(Saved data entries)
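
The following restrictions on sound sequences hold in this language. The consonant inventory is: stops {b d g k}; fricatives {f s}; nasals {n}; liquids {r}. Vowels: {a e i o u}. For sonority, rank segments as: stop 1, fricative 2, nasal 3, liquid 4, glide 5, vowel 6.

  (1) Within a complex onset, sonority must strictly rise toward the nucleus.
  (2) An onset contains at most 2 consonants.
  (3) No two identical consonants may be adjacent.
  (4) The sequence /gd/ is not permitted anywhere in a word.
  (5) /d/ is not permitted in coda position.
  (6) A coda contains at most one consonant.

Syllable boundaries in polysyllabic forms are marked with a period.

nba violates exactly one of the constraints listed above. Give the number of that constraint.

1

nba: syllable 1 onset /nb/: /n/ (nasal, 3) → /b/ (stop, 1) does not rise.
This is a violation of constraint 1: "Within a complex onset, sonority must strictly rise toward the nucleus."
The remaining constraints (2, 3, 4, 5, 6) are satisfied.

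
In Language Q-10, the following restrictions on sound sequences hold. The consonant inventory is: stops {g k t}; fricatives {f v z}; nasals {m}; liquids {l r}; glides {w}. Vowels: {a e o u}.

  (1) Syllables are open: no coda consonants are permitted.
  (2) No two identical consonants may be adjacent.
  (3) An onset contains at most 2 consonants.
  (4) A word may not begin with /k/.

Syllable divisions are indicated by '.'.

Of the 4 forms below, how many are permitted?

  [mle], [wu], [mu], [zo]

[mle] — σ1 onset /ml/ (2C), coda /∅/ ok → permitted
[wu] — σ1 onset /w/, coda /∅/ ok → permitted
[mu] — σ1 onset /m/, coda /∅/ ok → permitted
[zo] — σ1 onset /z/, coda /∅/ ok → permitted
Permitted: [mle], [wu], [mu], [zo] → 4.

4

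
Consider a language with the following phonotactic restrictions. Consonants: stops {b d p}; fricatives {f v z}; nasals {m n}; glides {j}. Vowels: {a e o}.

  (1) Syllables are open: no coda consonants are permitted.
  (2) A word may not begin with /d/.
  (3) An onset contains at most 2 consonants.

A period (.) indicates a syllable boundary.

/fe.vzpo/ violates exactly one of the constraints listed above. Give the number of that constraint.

3

/fe.vzpo/: syllable 2 onset /vzp/ has 3 consonants (> 2).
This is a violation of constraint 3: "An onset contains at most 2 consonants."
The remaining constraints (1, 2) are satisfied.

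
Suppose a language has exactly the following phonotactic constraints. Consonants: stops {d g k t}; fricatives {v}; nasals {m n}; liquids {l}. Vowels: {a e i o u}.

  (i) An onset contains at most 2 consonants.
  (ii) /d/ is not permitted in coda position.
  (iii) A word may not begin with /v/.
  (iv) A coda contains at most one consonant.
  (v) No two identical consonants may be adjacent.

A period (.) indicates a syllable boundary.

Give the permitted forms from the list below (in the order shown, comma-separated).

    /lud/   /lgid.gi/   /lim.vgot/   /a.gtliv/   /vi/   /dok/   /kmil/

/lim.vgot/, /dok/, /kmil/

/lud/ — violates constraint (ii): syllable 1 coda contains /d/ → not permitted
/lgid.gi/ — violates constraint (ii): syllable 1 coda contains /d/ → not permitted
/lim.vgot/ — σ1 onset /l/, coda /m/ ok; σ2 onset /vg/ (2C), coda /t/ ok → permitted
/a.gtliv/ — violates constraint (i): syllable 2 onset /gtl/ has 3 consonants (> 2) → not permitted
/vi/ — violates constraint (iii): word begins with /v/ → not permitted
/dok/ — σ1 onset /d/, coda /k/ ok → permitted
/kmil/ — σ1 onset /km/ (2C), coda /l/ ok → permitted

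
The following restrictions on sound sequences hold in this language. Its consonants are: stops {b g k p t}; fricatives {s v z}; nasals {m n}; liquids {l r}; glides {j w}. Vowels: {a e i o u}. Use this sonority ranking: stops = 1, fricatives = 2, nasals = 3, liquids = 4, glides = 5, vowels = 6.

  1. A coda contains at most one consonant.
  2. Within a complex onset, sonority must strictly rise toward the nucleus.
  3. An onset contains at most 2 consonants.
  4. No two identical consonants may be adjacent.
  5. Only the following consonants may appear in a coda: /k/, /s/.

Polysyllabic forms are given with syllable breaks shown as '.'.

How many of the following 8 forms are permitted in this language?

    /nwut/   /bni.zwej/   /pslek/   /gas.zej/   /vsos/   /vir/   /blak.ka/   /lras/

0

/nwut/ — violates constraint 5: syllable 1 coda contains /t/, which is not a licensed coda consonant → not permitted
/bni.zwej/ — violates constraint 5: syllable 2 coda contains /j/, which is not a licensed coda consonant → not permitted
/pslek/ — violates constraint 3: syllable 1 onset /psl/ has 3 consonants (> 2) → not permitted
/gas.zej/ — violates constraint 5: syllable 2 coda contains /j/, which is not a licensed coda consonant → not permitted
/vsos/ — violates constraint 2: syllable 1 onset /vs/: /v/ (fricative, 2) → /s/ (fricative, 2) does not rise → not permitted
/vir/ — violates constraint 5: syllable 1 coda contains /r/, which is not a licensed coda consonant → not permitted
/blak.ka/ — violates constraint 4: adjacent identical consonants /kk/ → not permitted
/lras/ — violates constraint 2: syllable 1 onset /lr/: /l/ (liquid, 4) → /r/ (liquid, 4) does not rise → not permitted
No form is permitted → 0.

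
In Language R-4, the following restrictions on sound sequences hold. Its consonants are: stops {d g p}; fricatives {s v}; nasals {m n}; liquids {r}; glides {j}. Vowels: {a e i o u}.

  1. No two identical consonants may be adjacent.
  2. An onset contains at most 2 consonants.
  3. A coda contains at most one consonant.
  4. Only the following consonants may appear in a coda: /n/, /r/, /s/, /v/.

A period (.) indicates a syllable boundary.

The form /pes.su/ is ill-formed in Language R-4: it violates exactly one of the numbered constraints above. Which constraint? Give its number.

/pes.su/: adjacent identical consonants /ss/.
This is a violation of constraint 1: "No two identical consonants may be adjacent."
The remaining constraints (2, 3, 4) are satisfied.

1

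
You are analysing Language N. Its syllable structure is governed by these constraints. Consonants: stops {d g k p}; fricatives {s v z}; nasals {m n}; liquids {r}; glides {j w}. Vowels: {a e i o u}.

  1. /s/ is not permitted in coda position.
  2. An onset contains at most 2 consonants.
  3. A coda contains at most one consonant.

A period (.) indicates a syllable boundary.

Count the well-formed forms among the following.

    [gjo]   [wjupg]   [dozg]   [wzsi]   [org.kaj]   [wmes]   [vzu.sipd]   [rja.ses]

[gjo] — σ1 onset /gj/ (2C), coda /∅/ ok → well-formed
[wjupg] — violates constraint 3: syllable 1 coda /pg/ has 2 consonants (> 1) → ill-formed
[dozg] — violates constraint 3: syllable 1 coda /zg/ has 2 consonants (> 1) → ill-formed
[wzsi] — violates constraint 2: syllable 1 onset /wzs/ has 3 consonants (> 2) → ill-formed
[org.kaj] — violates constraint 3: syllable 1 coda /rg/ has 2 consonants (> 1) → ill-formed
[wmes] — violates constraint 1: syllable 1 coda contains /s/ → ill-formed
[vzu.sipd] — violates constraint 3: syllable 2 coda /pd/ has 2 consonants (> 1) → ill-formed
[rja.ses] — violates constraint 1: syllable 2 coda contains /s/ → ill-formed
Well-formed: [gjo] → 1.

1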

# [EXERCISE]
Transcribe the records above in full, exactly as they stand.

# [OUTPUT BELOW]
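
The following restrictions on sound sequences hold in this language. The consonant inventory is: stops {b d g k}; fricatives {f s}; nasals {n}; liquids {r}. Vowels: {a e i o u}. For sonority, rank segments as: stop 1, fricative 2, nasal 3, liquid 4, glide 5, vowel 6.

  (1) Within a complex onset, sonority must strictly rise toward the nucleus.
  (2) An onset contains at most 2 consonants.
  (3) No two identical consonants may be adjacent.
  (4) The sequence /gd/ is not permitted anywhere in a word.
  (5) /d/ is not permitted in coda position.
  (6) A coda contains at most one consonant.

Syllable boundaries in polysyllabic forms are marked with a period.

nba violates exactly one of the constraints listed above. Give the number of that constraint.

1

nba: syllable 1 onset /nb/: /n/ (nasal, 3) → /b/ (stop, 1) does not rise.
This is a violation of constraint 1: "Within a complex onset, sonority must strictly rise toward the nucleus."
The remaining constraints (2, 3, 4, 5, 6) are satisfied.

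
In Language Q-10, the following restrictions on sound sequences hold. The consonant inventory is: stops {g k t}; fricatives {f v z}; nasals {m}; liquids {l r}; glides {w}. Vowels: {a e o u}.

  (1) Syllables are open: no coda consonants are permitted.
  (2) No two identical consonants may be adjacent.
  (3) An onset contains at most 2 consonants.
  (4) A word may not begin with /k/.

Syllable divisions are indicated by '.'.

Of the 4 forms below, how many are permitted?

  [mle], [wu], [mu], [zo]

[mle] — σ1 onset /ml/ (2C), coda /∅/ ok → permitted
[wu] — σ1 onset /w/, coda /∅/ ok → permitted
[mu] — σ1 onset /m/, coda /∅/ ok → permitted
[zo] — σ1 onset /z/, coda /∅/ ok → permitted
Permitted: [mle], [wu], [mu], [zo] → 4.

4

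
Consider a language with the following phonotactic restrictions. Consonants: stops {b d p}; fricatives {f v z}; nasals {m n}; glides {j}. Vowels: {a e o}.

  (1) Syllables are open: no coda consonants are permitted.
  (2) A word may not begin with /d/.
  (3) An onset contains at most 2 consonants.

A period (.) indicates a syllable boundary.

/fe.vzpo/ violates exactly one of the constraints listed above. Give the number of that constraint.

3

/fe.vzpo/: syllable 2 onset /vzp/ has 3 consonants (> 2).
This is a violation of constraint 3: "An onset contains at most 2 consonants."
The remaining constraints (1, 2) are satisfied.

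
Suppose a language has exactly the following phonotactic constraints. Consonants: stops {d g k t}; fricatives {v}; nasals {m n}; liquids {l}. Vowels: {a e i o u}.

  (i) An onset contains at most 2 consonants.
  (ii) /d/ is not permitted in coda position.
  (iii) A word may not begin with /v/.
  (iv) A coda contains at most one consonant.
  (v) No two identical consonants may be adjacent.

A period (.) indicates a syllable boundary.

Give the permitted forms from the list below (in the order shown, comma-separated).

    /lud/   /lgid.gi/   /lim.vgot/   /a.gtliv/   /vi/   /dok/   /kmil/

/lim.vgot/, /dok/, /kmil/

/lud/ — violates constraint (ii): syllable 1 coda contains /d/ → not permitted
/lgid.gi/ — violates constraint (ii): syllable 1 coda contains /d/ → not permitted
/lim.vgot/ — σ1 onset /l/, coda /m/ ok; σ2 onset /vg/ (2C), coda /t/ ok → permitted
/a.gtliv/ — violates constraint (i): syllable 2 onset /gtl/ has 3 consonants (> 2) → not permitted
/vi/ — violates constraint (iii): word begins with /v/ → not permitted
/dok/ — σ1 onset /d/, coda /k/ ok → permitted
/kmil/ — σ1 onset /km/ (2C), coda /l/ ok → permitted

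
The following restrictions on sound sequences hold in this language. Its consonants are: stops {b g k p t}; fricatives {s v z}; nasals {m n}; liquids {l r}; glides {j w}. Vowels: {a e i o u}. Use this sonority ranking: stops = 1, fricatives = 2, nasals = 3, liquids = 4, glides = 5, vowels = 6.

  1. A coda contains at most one consonant.
  2. Within a complex onset, sonority must strictly rise toward the nucleus.
  3. An onset contains at most 2 consonants.
  4. No two identical consonants may be adjacent.
  5. Only the following consonants may appear in a coda: /k/, /s/.

Polysyllabic forms are given with syllable breaks shown as '.'.

How many of the following 8 forms are permitted in this language?

    /nwut/   /bni.zwej/   /pslek/   /gas.zej/   /vsos/   /vir/   /blak.ka/   /lras/

0

/nwut/ — violates constraint 5: syllable 1 coda contains /t/, which is not a licensed coda consonant → not permitted
/bni.zwej/ — violates constraint 5: syllable 2 coda contains /j/, which is not a licensed coda consonant → not permitted
/pslek/ — violates constraint 3: syllable 1 onset /psl/ has 3 consonants (> 2) → not permitted
/gas.zej/ — violates constraint 5: syllable 2 coda contains /j/, which is not a licensed coda consonant → not permitted
/vsos/ — violates constraint 2: syllable 1 onset /vs/: /v/ (fricative, 2) → /s/ (fricative, 2) does not rise → not permitted
/vir/ — violates constraint 5: syllable 1 coda contains /r/, which is not a licensed coda consonant → not permitted
/blak.ka/ — violates constraint 4: adjacent identical consonants /kk/ → not permitted
/lras/ — violates constraint 2: syllable 1 onset /lr/: /l/ (liquid, 4) → /r/ (liquid, 4) does not rise → not permitted
No form is permitted → 0.

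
In Language R-4, the following restrictions on sound sequences hold. Its consonants are: stops {d g p}; fricatives {s v}; nasals {m n}; liquids {r}; glides {j}. Vowels: {a e i o u}.

  1. No two identical consonants may be adjacent.
  2. An onset contains at most 2 consonants.
  3. A coda contains at most one consonant.
  4. Only the following consonants may appear in a coda: /n/, /r/, /s/, /v/.

A period (.) indicates a syllable boundary.

The form /pes.su/ is ill-formed in Language R-4: it violates exactly one of the numbered constraints above. Which constraint? Give its number.

/pes.su/: adjacent identical consonants /ss/.
This is a violation of constraint 1: "No two identical consonants may be adjacent."
The remaining constraints (2, 3, 4) are satisfied.

1

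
You are analysing Language N. Its syllable structure is governed by these constraints. Consonants: stops {d g k p}; fricatives {s v z}; nasals {m n}; liquids {r}; glides {j w}. Vowels: {a e i o u}.

  1. /s/ is not permitted in coda position.
  2. An onset contains at most 2 consonants.
  3. A coda contains at most one consonant.

A period (.) indicates a syllable boundary.

Count the well-formed forms among the following.

    [gjo]   [wjupg]   [dozg]   [wzsi]   [org.kaj]   [wmes]   [vzu.sipd]   [rja.ses]

[gjo] — σ1 onset /gj/ (2C), coda /∅/ ok → well-formed
[wjupg] — violates constraint 3: syllable 1 coda /pg/ has 2 consonants (> 1) → ill-formed
[dozg] — violates constraint 3: syllable 1 coda /zg/ has 2 consonants (> 1) → ill-formed
[wzsi] — violates constraint 2: syllable 1 onset /wzs/ has 3 consonants (> 2) → ill-formed
[org.kaj] — violates constraint 3: syllable 1 coda /rg/ has 2 consonants (> 1) → ill-formed
[wmes] — violates constraint 1: syllable 1 coda contains /s/ → ill-formed
[vzu.sipd] — violates constraint 3: syllable 2 coda /pd/ has 2 consonants (> 1) → ill-formed
[rja.ses] — violates constraint 1: syllable 2 coda contains /s/ → ill-formed
Well-formed: [gjo] → 1.

1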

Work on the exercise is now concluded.